*Action item*. Within the records below, reproduce without change the lines from the line that has "Answer: -444" through the line that has "Answer: 733779567/5 ≈ 1.4676e+8", and only those.

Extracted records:
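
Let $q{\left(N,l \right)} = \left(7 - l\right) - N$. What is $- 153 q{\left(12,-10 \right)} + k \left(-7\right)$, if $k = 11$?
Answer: $-842$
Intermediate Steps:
$q{\left(N,l \right)} = 7 - N - l$
$- 153 q{\left(12,-10 \right)} + k \left(-7\right) = - 153 \left(7 - 12 - -10\right) + 11 \left(-7\right) = - 153 \left(7 - 12 + 10\right) - 77 = \left(-153\right) 5 - 77 = -765 - 77 = -842$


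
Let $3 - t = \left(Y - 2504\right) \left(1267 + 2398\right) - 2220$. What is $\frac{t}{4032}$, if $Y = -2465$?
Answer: $\frac{325243}{72} \approx 4517.3$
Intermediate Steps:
$t = 18213608$ ($t = 3 - \left(\left(-2465 - 2504\right) \left(1267 + 2398\right) - 2220\right) = 3 - \left(\left(-4969\right) 3665 - 2220\right) = 3 - \left(-18211385 - 2220\right) = 3 - -18213605 = 3 + 18213605 = 18213608$)
$\frac{t}{4032} = \frac{18213608}{4032} = 18213608 \cdot \frac{1}{4032} = \frac{325243}{72}$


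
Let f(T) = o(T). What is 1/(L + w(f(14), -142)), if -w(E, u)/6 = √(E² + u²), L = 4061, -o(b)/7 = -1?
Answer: 4061/15764053 + 6*√20213/15764053 ≈ 0.00031172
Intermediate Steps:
o(b) = 7 (o(b) = -7*(-1) = 7)
f(T) = 7
w(E, u) = -6*√(E² + u²)
1/(L + w(f(14), -142)) = 1/(4061 - 6*√(7² + (-142)²)) = 1/(4061 - 6*√(49 + 20164)) = 1/(4061 - 6*√20213)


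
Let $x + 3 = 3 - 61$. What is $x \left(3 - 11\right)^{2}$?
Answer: $-3904$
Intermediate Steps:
$x = -61$ ($x = -3 + \left(3 - 61\right) = -3 - 58 = -61$)
$x \left(3 - 11\right)^{2} = - 61 \left(3 - 11\right)^{2} = - 61 \left(-8\right)^{2} = \left(-61\right) 64 = -3904$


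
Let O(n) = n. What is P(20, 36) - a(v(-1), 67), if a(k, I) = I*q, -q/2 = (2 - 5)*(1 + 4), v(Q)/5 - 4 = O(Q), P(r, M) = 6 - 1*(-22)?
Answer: -1982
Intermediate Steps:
P(r, M) = 28 (P(r, M) = 6 + 22 = 28)
v(Q) = 20 + 5*Q
q = 30 (q = -2*(2 - 5)*(1 + 4) = -(-6)*5 = -2*(-15) = 30)
a(k, I) = 30*I (a(k, I) = I*30 = 30*I)
P(20, 36) - a(v(-1), 67) = 28 - 30*67 = 28 - 1*2010 = 28 - 2010 = -1982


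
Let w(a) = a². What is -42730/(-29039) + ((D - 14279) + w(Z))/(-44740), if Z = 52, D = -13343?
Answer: 1317667001/649602430 ≈ 2.0284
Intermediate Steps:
-42730/(-29039) + ((D - 14279) + w(Z))/(-44740) = -42730/(-29039) + ((-13343 - 14279) + 52²)/(-44740) = -42730*(-1/29039) + (-27622 + 2704)*(-1/44740) = 42730/29039 - 24918*(-1/44740) = 42730/29039 + 12459/22370 = 1317667001/649602430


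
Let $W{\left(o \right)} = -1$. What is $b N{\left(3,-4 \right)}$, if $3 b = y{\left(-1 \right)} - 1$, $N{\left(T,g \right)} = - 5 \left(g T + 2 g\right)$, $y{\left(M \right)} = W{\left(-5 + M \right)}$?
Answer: $- \frac{200}{3} \approx -66.667$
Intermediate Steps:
$y{\left(M \right)} = -1$
$N{\left(T,g \right)} = - 10 g - 5 T g$ ($N{\left(T,g \right)} = - 5 \left(T g + 2 g\right) = - 5 \left(2 g + T g\right) = - 10 g - 5 T g$)
$b = - \frac{2}{3}$ ($b = \frac{-1 - 1}{3} = \frac{1}{3} \left(-2\right) = - \frac{2}{3} \approx -0.66667$)
$b N{\left(3,-4 \right)} = - \frac{2 \left(\left(-5\right) \left(-4\right) \left(2 + 3\right)\right)}{3} = - \frac{2 \left(\left(-5\right) \left(-4\right) 5\right)}{3} = \left(- \frac{2}{3}\right) 100 = - \frac{200}{3}$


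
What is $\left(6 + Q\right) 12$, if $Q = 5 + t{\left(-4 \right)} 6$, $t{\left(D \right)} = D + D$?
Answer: $-444$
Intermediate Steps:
$t{\left(D \right)} = 2 D$
$Q = -43$ ($Q = 5 + 2 \left(-4\right) 6 = 5 - 48 = -43$)
$\left(6 + Q\right) 12 = \left(6 - 43\right) 12 = \left(-37\right) 12 = -444$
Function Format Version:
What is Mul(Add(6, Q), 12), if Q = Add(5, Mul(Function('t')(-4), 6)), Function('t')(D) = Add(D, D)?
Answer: -444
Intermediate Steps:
Function('t')(D) = Mul(2, D)
Q = -43 (Q = Add(5, Mul(Mul(2, -4), 6)) = Add(5, Mul(-8, 6)) = Add(5, -48) = -43)
Mul(Add(6, Q), 12) = Mul(Add(6, -43), 12) = Mul(-37, 12) = -444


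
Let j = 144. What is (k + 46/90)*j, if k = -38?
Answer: -26992/5 ≈ -5398.4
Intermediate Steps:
(k + 46/90)*j = (-38 + 46/90)*144 = (-38 + 46*(1/90))*144 = (-38 + 23/45)*144 = -1687/45*144 = -26992/5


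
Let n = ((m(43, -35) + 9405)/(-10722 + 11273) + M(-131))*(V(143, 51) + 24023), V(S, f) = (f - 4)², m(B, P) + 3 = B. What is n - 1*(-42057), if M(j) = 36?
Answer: 791272599/551 ≈ 1.4361e+6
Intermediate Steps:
m(B, P) = -3 + B
V(S, f) = (-4 + f)²
n = 768099192/551 (n = (((-3 + 43) + 9405)/(-10722 + 11273) + 36)*((-4 + 51)² + 24023) = ((40 + 9405)/551 + 36)*(47² + 24023) = (9445*(1/551) + 36)*(2209 + 24023) = (9445/551 + 36)*26232 = (29281/551)*26232 = 768099192/551 ≈ 1.3940e+6)
n - 1*(-42057) = 768099192/551 - 1*(-42057) = 768099192/551 + 42057 = 791272599/551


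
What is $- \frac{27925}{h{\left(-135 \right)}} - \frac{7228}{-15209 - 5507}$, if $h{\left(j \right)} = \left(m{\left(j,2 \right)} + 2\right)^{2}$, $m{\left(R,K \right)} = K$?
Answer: $- \frac{144594663}{82864} \approx -1745.0$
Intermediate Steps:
$h{\left(j \right)} = 16$ ($h{\left(j \right)} = \left(2 + 2\right)^{2} = 4^{2} = 16$)
$- \frac{27925}{h{\left(-135 \right)}} - \frac{7228}{-15209 - 5507} = - \frac{27925}{16} - \frac{7228}{-15209 - 5507} = \left(-27925\right) \frac{1}{16} - \frac{7228}{-20716} = - \frac{27925}{16} - - \frac{1807}{5179} = - \frac{27925}{16} + \frac{1807}{5179} = - \frac{144594663}{82864}$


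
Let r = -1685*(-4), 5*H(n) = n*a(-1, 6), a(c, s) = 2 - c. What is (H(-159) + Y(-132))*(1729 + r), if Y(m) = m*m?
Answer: 733779567/5 ≈ 1.4676e+8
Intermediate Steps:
H(n) = 3*n/5 (H(n) = (n*(2 - 1*(-1)))/5 = (n*(2 + 1))/5 = (n*3)/5 = (3*n)/5 = 3*n/5)
Y(m) = m**2
r = 6740
(H(-159) + Y(-132))*(1729 + r) = ((3/5)*(-159) + (-132)**2)*(1729 + 6740) = (-477/5 + 17424)*8469 = (86643/5)*8469 = 733779567/5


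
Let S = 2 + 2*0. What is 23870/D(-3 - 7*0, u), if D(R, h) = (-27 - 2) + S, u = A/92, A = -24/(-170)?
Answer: -23870/27 ≈ -884.07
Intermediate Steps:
A = 12/85 (A = -24*(-1/170) = 12/85 ≈ 0.14118)
u = 3/1955 (u = (12/85)/92 = (12/85)*(1/92) = 3/1955 ≈ 0.0015345)
S = 2 (S = 2 + 0 = 2)
D(R, h) = -27 (D(R, h) = (-27 - 2) + 2 = -29 + 2 = -27)
23870/D(-3 - 7*0, u) = 23870/(-27) = 23870*(-1/27) = -23870/27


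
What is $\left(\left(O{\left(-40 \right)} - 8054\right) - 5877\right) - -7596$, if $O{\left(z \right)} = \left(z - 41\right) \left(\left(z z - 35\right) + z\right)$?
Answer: $-129860$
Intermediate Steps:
$O{\left(z \right)} = \left(-41 + z\right) \left(-35 + z + z^{2}\right)$ ($O{\left(z \right)} = \left(-41 + z\right) \left(\left(z^{2} - 35\right) + z\right) = \left(-41 + z\right) \left(\left(-35 + z^{2}\right) + z\right) = \left(-41 + z\right) \left(-35 + z + z^{2}\right)$)
$\left(\left(O{\left(-40 \right)} - 8054\right) - 5877\right) - -7596 = \left(\left(\left(1435 + \left(-40\right)^{3} - -3040 - 40 \left(-40\right)^{2}\right) - 8054\right) - 5877\right) - -7596 = \left(\left(\left(1435 - 64000 + 3040 - 64000\right) - 8054\right) - 5877\right) + 7596 = \left(\left(-123525 - 8054\right) - 5877\right) + 7596 = \left(-131579 - 5877\right) + 7596 = -137456 + 7596 = -129860$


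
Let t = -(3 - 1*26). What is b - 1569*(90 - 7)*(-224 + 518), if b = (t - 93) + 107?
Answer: -38286701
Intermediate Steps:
t = 23 (t = -(3 - 26) = -1*(-23) = 23)
b = 37 (b = (23 - 93) + 107 = -70 + 107 = 37)
b - 1569*(90 - 7)*(-224 + 518) = 37 - 1569*(90 - 7)*(-224 + 518) = 37 - 130227*294 = 37 - 1569*24402 = 37 - 38286738 = -38286701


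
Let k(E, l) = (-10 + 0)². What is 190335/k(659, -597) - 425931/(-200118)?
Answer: 1271068421/667060 ≈ 1905.5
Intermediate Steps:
k(E, l) = 100 (k(E, l) = (-10)² = 100)
190335/k(659, -597) - 425931/(-200118) = 190335/100 - 425931/(-200118) = 190335*(1/100) - 425931*(-1/200118) = 38067/20 + 141977/66706 = 1271068421/667060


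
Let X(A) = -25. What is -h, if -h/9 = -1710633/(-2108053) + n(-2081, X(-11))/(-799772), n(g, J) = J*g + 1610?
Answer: 11295458577189/1685961763916 ≈ 6.6997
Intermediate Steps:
n(g, J) = 1610 + J*g
h = -11295458577189/1685961763916 (h = -9*(-1710633/(-2108053) + (1610 - 25*(-2081))/(-799772)) = -9*(-1710633*(-1/2108053) + (1610 + 52025)*(-1/799772)) = -9*(1710633/2108053 + 53635*(-1/799772)) = -9*(1710633/2108053 - 53635/799772) = -9*1255050953021/1685961763916 = -11295458577189/1685961763916 ≈ -6.6997)
-h = -1*(-11295458577189/1685961763916) = 11295458577189/1685961763916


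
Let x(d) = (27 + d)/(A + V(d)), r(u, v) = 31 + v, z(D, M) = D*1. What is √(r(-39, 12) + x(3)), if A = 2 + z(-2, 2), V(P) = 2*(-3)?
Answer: √38 ≈ 6.1644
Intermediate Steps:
z(D, M) = D
V(P) = -6
A = 0 (A = 2 - 2 = 0)
x(d) = -9/2 - d/6 (x(d) = (27 + d)/(0 - 6) = (27 + d)/(-6) = (27 + d)*(-⅙) = -9/2 - d/6)
√(r(-39, 12) + x(3)) = √((31 + 12) + (-9/2 - ⅙*3)) = √(43 + (-9/2 - ½)) = √(43 - 5) = √38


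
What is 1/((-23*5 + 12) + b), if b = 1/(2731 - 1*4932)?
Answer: -2201/226704 ≈ -0.0097087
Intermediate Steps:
b = -1/2201 (b = 1/(2731 - 4932) = 1/(-2201) = -1/2201 ≈ -0.00045434)
1/((-23*5 + 12) + b) = 1/((-23*5 + 12) - 1/2201) = 1/((-115 + 12) - 1/2201) = 1/(-103 - 1/2201) = 1/(-226704/2201) = -2201/226704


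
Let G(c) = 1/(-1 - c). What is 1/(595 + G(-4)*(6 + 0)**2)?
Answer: 1/607 ≈ 0.0016474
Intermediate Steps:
1/(595 + G(-4)*(6 + 0)**2) = 1/(595 + (-1/(1 - 4))*(6 + 0)**2) = 1/(595 - 1/(-3)*6**2) = 1/(595 - 1*(-1/3)*36) = 1/(595 + (1/3)*36) = 1/(595 + 12) = 1/607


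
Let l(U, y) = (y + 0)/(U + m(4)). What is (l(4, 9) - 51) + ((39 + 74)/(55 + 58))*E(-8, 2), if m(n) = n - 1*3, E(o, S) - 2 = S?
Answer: -226/5 ≈ -45.200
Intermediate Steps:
E(o, S) = 2 + S
m(n) = -3 + n (m(n) = n - 3 = -3 + n)
l(U, y) = y/(1 + U) (l(U, y) = (y + 0)/(U + (-3 + 4)) = y/(U + 1) = y/(1 + U))
(l(4, 9) - 51) + ((39 + 74)/(55 + 58))*E(-8, 2) = (9/(1 + 4) - 51) + ((39 + 74)/(55 + 58))*(2 + 2) = (9/5 - 51) + (113/113)*4 = (9*(⅕) - 51) + (113*(1/113))*4 = (9/5 - 51) + 1*4 = -246/5 + 4 = -226/5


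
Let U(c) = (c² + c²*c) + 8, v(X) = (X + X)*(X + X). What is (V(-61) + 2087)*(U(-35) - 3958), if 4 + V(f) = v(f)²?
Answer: -10102020578400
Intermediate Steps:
v(X) = 4*X² (v(X) = (2*X)*(2*X) = 4*X²)
U(c) = 8 + c² + c³ (U(c) = (c² + c³) + 8 = 8 + c² + c³)
V(f) = -4 + 16*f⁴ (V(f) = -4 + (4*f²)² = -4 + 16*f⁴)
(V(-61) + 2087)*(U(-35) - 3958) = ((-4 + 16*(-61)⁴) + 2087)*((8 + (-35)² + (-35)³) - 3958) = ((-4 + 16*13845841) + 2087)*((8 + 1225 - 42875) - 3958) = ((-4 + 221533456) + 2087)*(-41642 - 3958) = (221533452 + 2087)*(-45600) = 221535539*(-45600) = -10102020578400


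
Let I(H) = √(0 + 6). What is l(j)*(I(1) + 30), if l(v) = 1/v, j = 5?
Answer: 6 + √6/5 ≈ 6.4899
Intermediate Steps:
I(H) = √6
l(j)*(I(1) + 30) = (√6 + 30)/5 = (30 + √6)/5 = 6 + √6/5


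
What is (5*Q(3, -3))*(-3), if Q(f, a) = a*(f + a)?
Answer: 0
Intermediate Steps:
Q(f, a) = a*(a + f)
(5*Q(3, -3))*(-3) = (5*(-3*(-3 + 3)))*(-3) = (5*(-3*0))*(-3) = (5*0)*(-3) = 0*(-3) = 0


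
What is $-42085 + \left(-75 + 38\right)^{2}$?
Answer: $-40716$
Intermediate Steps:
$-42085 + \left(-75 + 38\right)^{2} = -42085 + \left(-37\right)^{2} = -42085 + 1369 = -40716$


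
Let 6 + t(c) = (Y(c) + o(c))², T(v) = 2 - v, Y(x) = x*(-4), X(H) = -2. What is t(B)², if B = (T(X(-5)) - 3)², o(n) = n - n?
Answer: 100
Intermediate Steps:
Y(x) = -4*x
o(n) = 0
B = 1 (B = ((2 - 1*(-2)) - 3)² = ((2 + 2) - 3)² = (4 - 3)² = 1² = 1)
t(c) = -6 + 16*c² (t(c) = -6 + (-4*c + 0)² = -6 + (-4*c)² = -6 + 16*c²)
t(B)² = (-6 + 16*1²)² = (-6 + 16*1)² = (-6 + 16)² = 10² = 100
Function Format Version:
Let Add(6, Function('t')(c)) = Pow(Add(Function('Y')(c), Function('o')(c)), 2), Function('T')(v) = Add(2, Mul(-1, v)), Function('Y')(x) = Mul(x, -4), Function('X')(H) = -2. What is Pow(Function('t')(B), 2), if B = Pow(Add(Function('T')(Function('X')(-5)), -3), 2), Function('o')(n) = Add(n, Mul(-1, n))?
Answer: 100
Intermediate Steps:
Function('Y')(x) = Mul(-4, x)
Function('o')(n) = 0
B = 1 (B = Pow(Add(Add(2, Mul(-1, -2)), -3), 2) = Pow(Add(Add(2, 2), -3), 2) = Pow(Add(4, -3), 2) = Pow(1, 2) = 1)
Function('t')(c) = Add(-6, Mul(16, Pow(c, 2))) (Function('t')(c) = Add(-6, Pow(Add(Mul(-4, c), 0), 2)) = Add(-6, Pow(Mul(-4, c), 2)) = Add(-6, Mul(16, Pow(c, 2))))
Pow(Function('t')(B), 2) = Pow(Add(-6, Mul(16, Pow(1, 2))), 2) = Pow(Add(-6, Mul(16, 1)), 2) = Pow(Add(-6, 16), 2) = Pow(10, 2) = 100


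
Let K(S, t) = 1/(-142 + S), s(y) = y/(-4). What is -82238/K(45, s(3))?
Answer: 7977086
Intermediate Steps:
s(y) = -y/4 (s(y) = y*(-¼) = -y/4)
-82238/K(45, s(3)) = -82238/(1/(-142 + 45)) = -82238/(1/(-97)) = -82238/(-1/97) = -82238*(-97) = 7977086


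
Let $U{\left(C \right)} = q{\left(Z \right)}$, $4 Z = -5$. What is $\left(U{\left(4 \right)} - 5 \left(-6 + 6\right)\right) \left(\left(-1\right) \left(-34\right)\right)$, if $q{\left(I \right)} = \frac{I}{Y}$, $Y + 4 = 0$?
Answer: $\frac{85}{8} \approx 10.625$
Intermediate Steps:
$Y = -4$ ($Y = -4 + 0 = -4$)
$Z = - \frac{5}{4}$ ($Z = \frac{1}{4} \left(-5\right) = - \frac{5}{4} \approx -1.25$)
$q{\left(I \right)} = - \frac{I}{4}$ ($q{\left(I \right)} = \frac{I}{-4} = I \left(- \frac{1}{4}\right) = - \frac{I}{4}$)
$U{\left(C \right)} = \frac{5}{16}$ ($U{\left(C \right)} = \left(- \frac{1}{4}\right) \left(- \frac{5}{4}\right) = \frac{5}{16}$)
$\left(U{\left(4 \right)} - 5 \left(-6 + 6\right)\right) \left(\left(-1\right) \left(-34\right)\right) = \left(\frac{5}{16} - 5 \left(-6 + 6\right)\right) \left(\left(-1\right) \left(-34\right)\right) = \left(\frac{5}{16} - 0\right) 34 = \left(\frac{5}{16} + 0\right) 34 = \frac{5}{16} \cdot 34 = \frac{85}{8}$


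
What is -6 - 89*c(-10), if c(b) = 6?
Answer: -540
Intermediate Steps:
-6 - 89*c(-10) = -6 - 89*6 = -6 - 534 = -540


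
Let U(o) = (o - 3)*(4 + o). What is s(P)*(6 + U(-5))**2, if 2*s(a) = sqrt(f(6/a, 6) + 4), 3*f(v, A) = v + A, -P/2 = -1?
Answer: 98*sqrt(7) ≈ 259.28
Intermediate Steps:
P = 2 (P = -2*(-1) = 2)
U(o) = (-3 + o)*(4 + o)
f(v, A) = A/3 + v/3 (f(v, A) = (v + A)/3 = (A + v)/3 = A/3 + v/3)
s(a) = sqrt(6 + 2/a)/2 (s(a) = sqrt(((1/3)*6 + (6/a)/3) + 4)/2 = sqrt((2 + 2/a) + 4)/2 = sqrt(6 + 2/a)/2)
s(P)*(6 + U(-5))**2 = (sqrt(6 + 2/2)/2)*(6 + (-12 - 5 + (-5)**2))**2 = (sqrt(6 + 2*(1/2))/2)*(6 + (-12 - 5 + 25))**2 = (sqrt(6 + 1)/2)*(6 + 8)**2 = (sqrt(7)/2)*14**2 = (sqrt(7)/2)*196 = 98*sqrt(7)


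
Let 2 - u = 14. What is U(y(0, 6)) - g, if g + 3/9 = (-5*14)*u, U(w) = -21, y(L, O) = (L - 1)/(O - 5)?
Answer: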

*Worked solution*.
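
Answer: -444
Intermediate Steps:
Function('t')(D) = Mul(2, D)
Q = -43 (Q = Add(5, Mul(Mul(2, -4), 6)) = Add(5, Mul(-8, 6)) = Add(5, -48) = -43)
Mul(Add(6, Q), 12) = Mul(Add(6, -43), 12) = Mul(-37, 12) = -444


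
Let j = 144. What is (k + 46/90)*j, if k = -38?
Answer: -26992/5 ≈ -5398.4
Intermediate Steps:
(k + 46/90)*j = (-38 + 46/90)*144 = (-38 + 46*(1/90))*144 = (-38 + 23/45)*144 = -1687/45*144 = -26992/5


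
Let n = ((m(43, -35) + 9405)/(-10722 + 11273) + M(-131))*(V(143, 51) + 24023), V(S, f) = (f - 4)², m(B, P) + 3 = B. What is n - 1*(-42057), if M(j) = 36?
Answer: 791272599/551 ≈ 1.4361e+6
Intermediate Steps:
m(B, P) = -3 + B
V(S, f) = (-4 + f)²
n = 768099192/551 (n = (((-3 + 43) + 9405)/(-10722 + 11273) + 36)*((-4 + 51)² + 24023) = ((40 + 9405)/551 + 36)*(47² + 24023) = (9445*(1/551) + 36)*(2209 + 24023) = (9445/551 + 36)*26232 = (29281/551)*26232 = 768099192/551 ≈ 1.3940e+6)
n - 1*(-42057) = 768099192/551 - 1*(-42057) = 768099192/551 + 42057 = 791272599/551


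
What is $- \frac{27925}{h{\left(-135 \right)}} - \frac{7228}{-15209 - 5507}$, if $h{\left(j \right)} = \left(m{\left(j,2 \right)} + 2\right)^{2}$, $m{\left(R,K \right)} = K$?
Answer: $- \frac{144594663}{82864} \approx -1745.0$
Intermediate Steps:
$h{\left(j \right)} = 16$ ($h{\left(j \right)} = \left(2 + 2\right)^{2} = 4^{2} = 16$)
$- \frac{27925}{h{\left(-135 \right)}} - \frac{7228}{-15209 - 5507} = - \frac{27925}{16} - \frac{7228}{-15209 - 5507} = \left(-27925\right) \frac{1}{16} - \frac{7228}{-20716} = - \frac{27925}{16} - - \frac{1807}{5179} = - \frac{27925}{16} + \frac{1807}{5179} = - \frac{144594663}{82864}$


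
Let r = -1685*(-4), 5*H(n) = n*a(-1, 6), a(c, s) = 2 - c. What is (H(-159) + Y(-132))*(1729 + r), if Y(m) = m*m?
Answer: 733779567/5 ≈ 1.4676e+8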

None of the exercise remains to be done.